Records from a data source
• • • • • • •
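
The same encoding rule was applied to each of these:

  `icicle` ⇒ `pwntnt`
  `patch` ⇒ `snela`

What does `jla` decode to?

The output letters match the input read backwards, each shifted +11: icicle reversed is elcici. Read the word backwards and shift each letter +11.
Undoing it on jla: shift back: j−11=y, l−11=a, a−11=p → yap; then reverse → pay.

pay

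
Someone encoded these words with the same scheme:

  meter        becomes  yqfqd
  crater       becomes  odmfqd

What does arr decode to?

Compare letters: m→y is +12, e→q is +12, t→f is +12 — a constant shift. Each letter is shifted forward by 12 in the alphabet (a Caesar shift of +12).
Reversing it on arr: a−12=o, r−12=f, r−12=f.

off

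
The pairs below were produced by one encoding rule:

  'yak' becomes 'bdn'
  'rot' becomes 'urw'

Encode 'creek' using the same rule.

fuhhn

Compare letters: y→b is +3, a→d is +3, k→n is +3 — a constant shift. It's a constant shift of +3 (ROT3).
For creek: c+3=f, r+3=u, e+3=h, e+3=h, k+3=n.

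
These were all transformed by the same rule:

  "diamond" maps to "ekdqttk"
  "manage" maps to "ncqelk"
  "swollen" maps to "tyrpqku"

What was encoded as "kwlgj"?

juice

In diamond: d→e is +1, i→k is +2, a→d is +3, m→q is +4 — the shift increases by 1 each position. The shift increases by 1 at each position, starting from +1: 1, 2, 3, ….
Decoding kwlgj: k−1=j, w−2=u, l−3=i, g−4=c, j−5=e.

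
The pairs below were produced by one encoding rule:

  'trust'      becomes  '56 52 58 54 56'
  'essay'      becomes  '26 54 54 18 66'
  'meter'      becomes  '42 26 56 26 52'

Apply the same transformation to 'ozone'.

Each letter becomes 2×(its alphabet position, a=1..z=26) + 16.
On ozone: o=15→46, z=26→68, o=15→46, n=14→44, e=5→26.

46 68 46 44 26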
• • • • • • •
PROBLEM REQUIREMENTS
Each line above must be retyped exactly.

ANSWER TO THIS EXERCISE
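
The same encoding rule was applied to each of these:

  `icicle` ⇒ `pwntnt`
  `patch` ⇒ `snela`

What does `jla` decode to?

The output letters match the input read backwards, each shifted +11: icicle reversed is elcici. Read the word backwards and shift each letter +11.
Undoing it on jla: shift back: j−11=y, l−11=a, a−11=p → yap; then reverse → pay.

pay

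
Someone encoded these words with the same scheme:

  meter        becomes  yqfqd
  crater       becomes  odmfqd

What does arr decode to?

Compare letters: m→y is +12, e→q is +12, t→f is +12 — a constant shift. Each letter is shifted forward by 12 in the alphabet (a Caesar shift of +12).
Reversing it on arr: a−12=o, r−12=f, r−12=f.

off

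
The pairs below were produced by one encoding rule:

  'yak' becomes 'bdn'
  'rot' becomes 'urw'

Encode 'creek' using the same rule.

fuhhn

Compare letters: y→b is +3, a→d is +3, k→n is +3 — a constant shift. It's a constant shift of +3 (ROT3).
For creek: c+3=f, r+3=u, e+3=h, e+3=h, k+3=n.

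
These were all transformed by the same rule:

  "diamond" maps to "ekdqttk"
  "manage" maps to "ncqelk"
  "swollen" maps to "tyrpqku"

What was encoded as "kwlgj"?

juice

In diamond: d→e is +1, i→k is +2, a→d is +3, m→q is +4 — the shift increases by 1 each position. The shift increases by 1 at each position, starting from +1: 1, 2, 3, ….
Decoding kwlgj: k−1=j, w−2=u, l−3=i, g−4=c, j−5=e.

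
The pairs below were produced by one encoding rule:

  'trust'      becomes  '56 52 58 54 56'
  'essay'      becomes  '26 54 54 18 66'
  'meter'      becomes  '42 26 56 26 52'

Apply the same transformation to 'ozone'.

Each letter becomes 2×(its alphabet position, a=1..z=26) + 16.
On ozone: o=15→46, z=26→68, o=15→46, n=14→44, e=5→26.

46 68 46 44 26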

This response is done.